- [Brief] Copy the lines word for word. Begin at the line that contains "The roof of" and end with the final line of the data.

- [Data to examine]
——————

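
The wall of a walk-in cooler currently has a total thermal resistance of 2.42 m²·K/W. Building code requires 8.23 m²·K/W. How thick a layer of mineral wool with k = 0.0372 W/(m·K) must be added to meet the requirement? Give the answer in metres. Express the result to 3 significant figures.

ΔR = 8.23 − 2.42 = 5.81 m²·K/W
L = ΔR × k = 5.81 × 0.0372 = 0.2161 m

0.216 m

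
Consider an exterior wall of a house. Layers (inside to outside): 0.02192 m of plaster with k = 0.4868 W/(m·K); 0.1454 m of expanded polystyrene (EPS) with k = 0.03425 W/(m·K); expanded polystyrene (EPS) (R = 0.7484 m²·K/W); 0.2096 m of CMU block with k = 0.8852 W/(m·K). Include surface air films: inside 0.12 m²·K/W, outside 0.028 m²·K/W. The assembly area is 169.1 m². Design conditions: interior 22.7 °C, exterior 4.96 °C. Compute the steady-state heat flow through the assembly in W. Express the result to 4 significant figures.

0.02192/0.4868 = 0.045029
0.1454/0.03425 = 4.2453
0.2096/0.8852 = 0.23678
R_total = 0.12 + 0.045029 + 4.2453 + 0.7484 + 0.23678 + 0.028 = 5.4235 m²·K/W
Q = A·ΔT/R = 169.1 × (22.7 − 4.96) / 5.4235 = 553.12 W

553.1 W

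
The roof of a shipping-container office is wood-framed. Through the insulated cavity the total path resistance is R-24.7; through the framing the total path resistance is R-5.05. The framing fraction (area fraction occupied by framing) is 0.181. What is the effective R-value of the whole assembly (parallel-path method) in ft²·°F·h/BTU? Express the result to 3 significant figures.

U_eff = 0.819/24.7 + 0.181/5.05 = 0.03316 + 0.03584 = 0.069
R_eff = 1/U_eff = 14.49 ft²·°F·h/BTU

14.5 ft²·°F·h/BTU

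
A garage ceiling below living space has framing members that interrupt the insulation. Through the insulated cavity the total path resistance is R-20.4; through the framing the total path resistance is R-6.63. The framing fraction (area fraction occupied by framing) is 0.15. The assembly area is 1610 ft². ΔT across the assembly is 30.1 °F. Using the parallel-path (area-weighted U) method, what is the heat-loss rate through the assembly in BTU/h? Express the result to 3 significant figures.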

——————

- [Response to this task]
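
The roof of a shipping-container office is wood-framed. Through the insulated cavity the total path resistance is R-24.7; through the framing the total path resistance is R-5.05. The framing fraction (area fraction occupied by framing) is 0.181. What is the effective R-value of the whole assembly (parallel-path method) in ft²·°F·h/BTU? Express the result to 3 significant figures.

U_eff = 0.819/24.7 + 0.181/5.05 = 0.03316 + 0.03584 = 0.069
R_eff = 1/U_eff = 14.49 ft²·°F·h/BTU

14.5 ft²·°F·h/BTU

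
A garage ceiling below living space has framing members that interrupt the insulation. Through the insulated cavity the total path resistance is R-20.4; through the framing the total path resistance is R-6.63. The framing fraction (area fraction occupied by framing) is 0.15. The assembly area is 1610 ft². ΔT across the assembly is 30.1 °F. Using the parallel-path (area-weighted U) method, what is the heat-loss rate through the assembly in BTU/h? Express the result to 3 significant figures.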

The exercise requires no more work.